Exercise directions: Among the entries below, find the lines with the word "hardware" and copy them.
======== Exercise data
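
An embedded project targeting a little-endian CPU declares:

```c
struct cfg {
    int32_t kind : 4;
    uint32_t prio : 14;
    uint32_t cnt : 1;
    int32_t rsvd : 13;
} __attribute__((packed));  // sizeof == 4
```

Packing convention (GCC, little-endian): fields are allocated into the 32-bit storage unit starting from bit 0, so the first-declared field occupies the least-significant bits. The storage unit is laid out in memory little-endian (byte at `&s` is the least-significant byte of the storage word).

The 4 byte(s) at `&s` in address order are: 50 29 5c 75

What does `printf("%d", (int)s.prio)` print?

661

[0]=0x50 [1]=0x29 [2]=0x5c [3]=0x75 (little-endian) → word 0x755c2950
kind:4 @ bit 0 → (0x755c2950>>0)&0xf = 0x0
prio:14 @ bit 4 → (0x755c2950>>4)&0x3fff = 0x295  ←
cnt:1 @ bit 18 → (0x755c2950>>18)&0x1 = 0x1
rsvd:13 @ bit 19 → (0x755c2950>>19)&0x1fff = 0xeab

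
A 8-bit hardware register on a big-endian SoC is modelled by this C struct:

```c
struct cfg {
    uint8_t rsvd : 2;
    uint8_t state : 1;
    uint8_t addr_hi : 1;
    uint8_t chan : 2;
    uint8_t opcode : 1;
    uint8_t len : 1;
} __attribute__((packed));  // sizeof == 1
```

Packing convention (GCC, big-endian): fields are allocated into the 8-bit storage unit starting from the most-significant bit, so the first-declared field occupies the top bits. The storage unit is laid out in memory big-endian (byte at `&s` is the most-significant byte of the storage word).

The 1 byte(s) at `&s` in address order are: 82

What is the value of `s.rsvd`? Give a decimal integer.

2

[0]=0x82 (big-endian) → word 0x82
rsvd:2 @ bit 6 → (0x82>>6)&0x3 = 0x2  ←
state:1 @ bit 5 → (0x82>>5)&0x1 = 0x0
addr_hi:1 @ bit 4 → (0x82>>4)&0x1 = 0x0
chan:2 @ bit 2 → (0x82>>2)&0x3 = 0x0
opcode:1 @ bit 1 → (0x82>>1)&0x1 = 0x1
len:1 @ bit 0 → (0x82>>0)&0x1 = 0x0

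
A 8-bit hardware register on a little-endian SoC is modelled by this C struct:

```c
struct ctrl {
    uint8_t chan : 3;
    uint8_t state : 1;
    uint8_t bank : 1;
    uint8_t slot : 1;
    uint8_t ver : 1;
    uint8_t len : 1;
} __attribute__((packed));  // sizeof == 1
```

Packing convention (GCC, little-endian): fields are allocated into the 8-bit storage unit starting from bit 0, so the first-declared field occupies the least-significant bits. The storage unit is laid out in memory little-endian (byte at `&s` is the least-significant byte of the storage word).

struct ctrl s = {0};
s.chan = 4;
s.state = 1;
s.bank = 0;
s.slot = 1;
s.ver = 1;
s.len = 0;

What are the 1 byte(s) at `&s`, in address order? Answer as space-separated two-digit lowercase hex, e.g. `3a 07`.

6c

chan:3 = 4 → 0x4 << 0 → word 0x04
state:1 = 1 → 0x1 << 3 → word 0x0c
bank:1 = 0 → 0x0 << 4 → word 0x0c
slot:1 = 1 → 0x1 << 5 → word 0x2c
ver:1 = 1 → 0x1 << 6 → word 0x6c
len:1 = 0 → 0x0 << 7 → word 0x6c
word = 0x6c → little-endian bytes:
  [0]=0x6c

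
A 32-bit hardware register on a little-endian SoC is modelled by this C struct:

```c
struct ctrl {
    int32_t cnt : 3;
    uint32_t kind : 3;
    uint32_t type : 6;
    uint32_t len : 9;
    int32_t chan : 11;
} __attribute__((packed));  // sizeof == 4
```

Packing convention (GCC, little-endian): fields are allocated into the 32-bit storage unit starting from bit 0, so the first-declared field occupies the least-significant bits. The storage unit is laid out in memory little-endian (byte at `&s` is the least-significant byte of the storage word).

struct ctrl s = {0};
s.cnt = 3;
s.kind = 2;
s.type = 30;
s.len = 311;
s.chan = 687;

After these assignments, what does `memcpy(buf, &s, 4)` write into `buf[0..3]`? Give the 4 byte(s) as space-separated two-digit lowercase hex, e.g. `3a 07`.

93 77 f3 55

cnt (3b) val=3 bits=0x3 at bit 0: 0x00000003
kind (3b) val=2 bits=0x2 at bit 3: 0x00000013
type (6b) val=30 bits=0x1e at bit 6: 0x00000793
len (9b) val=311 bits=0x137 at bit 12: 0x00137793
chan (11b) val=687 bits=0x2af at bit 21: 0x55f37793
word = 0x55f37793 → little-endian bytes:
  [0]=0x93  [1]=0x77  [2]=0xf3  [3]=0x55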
================
Expected answer:
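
A 8-bit hardware register on a big-endian SoC is modelled by this C struct:
A 8-bit hardware register on a little-endian SoC is modelled by this C struct:
A 32-bit hardware register on a little-endian SoC is modelled by this C struct: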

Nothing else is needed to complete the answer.